▶ _ASSIGNED TASK_: Lines below containing the word "symbol" should be copied out.
== INPUT
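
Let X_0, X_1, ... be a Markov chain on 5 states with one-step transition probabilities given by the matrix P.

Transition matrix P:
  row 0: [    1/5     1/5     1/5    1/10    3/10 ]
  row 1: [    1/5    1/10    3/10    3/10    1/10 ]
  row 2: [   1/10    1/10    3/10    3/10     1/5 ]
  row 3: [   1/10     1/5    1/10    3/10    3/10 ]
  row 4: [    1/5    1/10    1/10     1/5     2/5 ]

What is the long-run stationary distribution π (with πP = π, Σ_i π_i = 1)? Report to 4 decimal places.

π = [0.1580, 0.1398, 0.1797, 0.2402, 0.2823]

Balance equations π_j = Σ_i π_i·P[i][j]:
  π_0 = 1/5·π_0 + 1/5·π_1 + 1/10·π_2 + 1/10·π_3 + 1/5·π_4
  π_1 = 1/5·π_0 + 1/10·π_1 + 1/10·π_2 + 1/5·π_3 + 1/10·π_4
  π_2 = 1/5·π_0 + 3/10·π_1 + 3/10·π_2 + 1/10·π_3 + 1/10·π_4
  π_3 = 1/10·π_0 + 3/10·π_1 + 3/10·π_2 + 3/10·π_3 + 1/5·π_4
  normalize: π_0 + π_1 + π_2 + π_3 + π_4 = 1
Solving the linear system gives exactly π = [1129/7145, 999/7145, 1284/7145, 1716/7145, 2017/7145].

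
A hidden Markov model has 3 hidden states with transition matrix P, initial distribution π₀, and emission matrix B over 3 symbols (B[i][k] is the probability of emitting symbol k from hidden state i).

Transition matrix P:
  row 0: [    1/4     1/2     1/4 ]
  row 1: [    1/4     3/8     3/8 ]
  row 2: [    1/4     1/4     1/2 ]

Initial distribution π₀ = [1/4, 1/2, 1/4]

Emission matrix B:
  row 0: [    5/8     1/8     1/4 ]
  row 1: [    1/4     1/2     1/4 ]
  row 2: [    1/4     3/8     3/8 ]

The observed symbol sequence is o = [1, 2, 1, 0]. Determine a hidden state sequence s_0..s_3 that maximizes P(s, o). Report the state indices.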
====
== INPUT
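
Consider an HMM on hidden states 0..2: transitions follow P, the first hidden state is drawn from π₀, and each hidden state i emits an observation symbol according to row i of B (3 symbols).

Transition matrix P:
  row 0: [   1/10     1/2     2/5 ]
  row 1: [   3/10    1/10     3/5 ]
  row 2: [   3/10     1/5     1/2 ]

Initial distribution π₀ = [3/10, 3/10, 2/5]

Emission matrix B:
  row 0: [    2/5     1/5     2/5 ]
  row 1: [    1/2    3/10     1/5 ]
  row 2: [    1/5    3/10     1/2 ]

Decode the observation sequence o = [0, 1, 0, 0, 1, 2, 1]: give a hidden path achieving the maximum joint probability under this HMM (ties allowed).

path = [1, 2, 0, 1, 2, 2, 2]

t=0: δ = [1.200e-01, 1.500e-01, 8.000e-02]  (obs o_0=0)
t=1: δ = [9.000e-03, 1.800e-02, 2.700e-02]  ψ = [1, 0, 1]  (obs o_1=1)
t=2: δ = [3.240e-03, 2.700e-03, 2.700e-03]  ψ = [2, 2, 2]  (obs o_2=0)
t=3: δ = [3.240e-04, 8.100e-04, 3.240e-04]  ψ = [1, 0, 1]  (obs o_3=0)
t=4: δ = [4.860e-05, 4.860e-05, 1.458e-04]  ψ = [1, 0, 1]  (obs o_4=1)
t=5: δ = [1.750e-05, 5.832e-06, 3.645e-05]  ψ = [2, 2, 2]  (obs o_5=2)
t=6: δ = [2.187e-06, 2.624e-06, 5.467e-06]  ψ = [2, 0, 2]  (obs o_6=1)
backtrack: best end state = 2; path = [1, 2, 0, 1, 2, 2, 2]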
====
▶ _ANSWER BOX_:
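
A hidden Markov model has 3 hidden states with transition matrix P, initial distribution π₀, and emission matrix B over 3 symbols (B[i][k] is the probability of emitting symbol k from hidden state i).
The observed symbol sequence is o = [1, 2, 1, 0]. Determine a hidden state sequence s_0..s_3 that maximizes P(s, o). Report the state indices.
Consider an HMM on hidden states 0..2: transitions follow P, the first hidden state is drawn from π₀, and each hidden state i emits an observation symbol according to row i of B (3 symbols).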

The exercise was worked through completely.